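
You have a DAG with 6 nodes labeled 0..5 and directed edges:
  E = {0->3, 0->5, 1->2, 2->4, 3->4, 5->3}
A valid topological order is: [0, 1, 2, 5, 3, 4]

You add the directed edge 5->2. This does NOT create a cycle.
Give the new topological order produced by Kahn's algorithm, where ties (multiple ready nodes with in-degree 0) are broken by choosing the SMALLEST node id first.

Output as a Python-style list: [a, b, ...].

Old toposort: [0, 1, 2, 5, 3, 4]
Added edge: 5->2
Position of 5 (3) > position of 2 (2). Must reorder: 5 must now come before 2.
Run Kahn's algorithm (break ties by smallest node id):
  initial in-degrees: [0, 0, 2, 2, 2, 1]
  ready (indeg=0): [0, 1]
  pop 0: indeg[3]->1; indeg[5]->0 | ready=[1, 5] | order so far=[0]
  pop 1: indeg[2]->1 | ready=[5] | order so far=[0, 1]
  pop 5: indeg[2]->0; indeg[3]->0 | ready=[2, 3] | order so far=[0, 1, 5]
  pop 2: indeg[4]->1 | ready=[3] | order so far=[0, 1, 5, 2]
  pop 3: indeg[4]->0 | ready=[4] | order so far=[0, 1, 5, 2, 3]
  pop 4: no out-edges | ready=[] | order so far=[0, 1, 5, 2, 3, 4]
  Result: [0, 1, 5, 2, 3, 4]

Answer: [0, 1, 5, 2, 3, 4]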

• _REQUIRED ACTION_
Wherever the string "directed" occurs in the records above, copy that line.

• _OUTPUT OF THE TASK_
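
You have a DAG with 6 nodes labeled 0..5 and directed edges:
You add the directed edge 5->2. This does NOT create a cycle.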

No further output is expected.